→ **YOUR INSTRUCTIONS**
Only the lines from the one containing "A measurement position" to the end of the records belong in the output; print them exactly.

··· RECORD EXTRACTS ···

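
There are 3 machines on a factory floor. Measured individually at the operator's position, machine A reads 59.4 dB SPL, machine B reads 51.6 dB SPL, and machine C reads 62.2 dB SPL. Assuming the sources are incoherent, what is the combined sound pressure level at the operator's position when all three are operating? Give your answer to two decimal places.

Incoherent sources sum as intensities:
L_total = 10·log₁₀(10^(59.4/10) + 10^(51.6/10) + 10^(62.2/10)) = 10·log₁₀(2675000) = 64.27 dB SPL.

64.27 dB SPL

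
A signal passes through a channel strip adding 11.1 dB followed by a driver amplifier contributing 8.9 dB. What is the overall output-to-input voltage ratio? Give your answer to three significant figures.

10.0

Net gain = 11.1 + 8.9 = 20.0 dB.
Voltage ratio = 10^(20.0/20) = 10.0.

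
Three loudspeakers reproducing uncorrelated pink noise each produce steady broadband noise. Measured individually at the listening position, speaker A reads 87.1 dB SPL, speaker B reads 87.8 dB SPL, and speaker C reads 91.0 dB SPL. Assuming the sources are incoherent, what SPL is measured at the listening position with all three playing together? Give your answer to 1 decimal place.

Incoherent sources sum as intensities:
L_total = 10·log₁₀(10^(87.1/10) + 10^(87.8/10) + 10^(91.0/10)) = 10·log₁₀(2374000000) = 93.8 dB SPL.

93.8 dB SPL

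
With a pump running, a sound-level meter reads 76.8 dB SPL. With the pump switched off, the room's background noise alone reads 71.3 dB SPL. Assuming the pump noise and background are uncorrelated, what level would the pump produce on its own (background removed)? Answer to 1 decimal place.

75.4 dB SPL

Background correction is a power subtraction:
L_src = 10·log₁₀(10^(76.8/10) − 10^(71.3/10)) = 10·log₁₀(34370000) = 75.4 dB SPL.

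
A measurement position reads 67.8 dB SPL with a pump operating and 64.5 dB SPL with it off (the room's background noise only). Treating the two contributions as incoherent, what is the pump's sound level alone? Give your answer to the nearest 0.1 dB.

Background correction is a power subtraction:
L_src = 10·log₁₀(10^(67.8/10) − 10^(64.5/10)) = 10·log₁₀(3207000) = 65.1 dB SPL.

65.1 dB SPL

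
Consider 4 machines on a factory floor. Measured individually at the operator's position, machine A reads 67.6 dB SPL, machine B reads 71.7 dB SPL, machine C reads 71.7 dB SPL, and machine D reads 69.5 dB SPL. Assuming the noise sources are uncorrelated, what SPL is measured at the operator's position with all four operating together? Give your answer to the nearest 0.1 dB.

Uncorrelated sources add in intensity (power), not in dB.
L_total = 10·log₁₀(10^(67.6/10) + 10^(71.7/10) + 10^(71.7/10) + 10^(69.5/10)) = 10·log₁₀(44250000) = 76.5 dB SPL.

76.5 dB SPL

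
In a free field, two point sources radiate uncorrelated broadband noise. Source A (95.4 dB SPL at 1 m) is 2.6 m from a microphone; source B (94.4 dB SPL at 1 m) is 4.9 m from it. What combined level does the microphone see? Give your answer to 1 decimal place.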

···

→ **EXERCISE RESPONSE**
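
A measurement position reads 67.8 dB SPL with a pump operating and 64.5 dB SPL with it off (the room's background noise only). Treating the two contributions as incoherent, what is the pump's sound level alone? Give your answer to the nearest 0.1 dB.

Background correction is a power subtraction:
L_src = 10·log₁₀(10^(67.8/10) − 10^(64.5/10)) = 10·log₁₀(3207000) = 65.1 dB SPL.

65.1 dB SPL

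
Consider 4 machines on a factory floor. Measured individually at the operator's position, machine A reads 67.6 dB SPL, machine B reads 71.7 dB SPL, machine C reads 71.7 dB SPL, and machine D reads 69.5 dB SPL. Assuming the noise sources are uncorrelated, what SPL is measured at the operator's position with all four operating together? Give your answer to the nearest 0.1 dB.

Uncorrelated sources add in intensity (power), not in dB.
L_total = 10·log₁₀(10^(67.6/10) + 10^(71.7/10) + 10^(71.7/10) + 10^(69.5/10)) = 10·log₁₀(44250000) = 76.5 dB SPL.

76.5 dB SPL

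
In a free field, two point sources radiate uncorrelated broadband noise. Source A (95.4 dB SPL at 1 m) is 2.6 m from a microphone; source B (94.4 dB SPL at 1 m) is 4.9 m from it. What combined level does the microphone see? Give your answer to 1 decimal place.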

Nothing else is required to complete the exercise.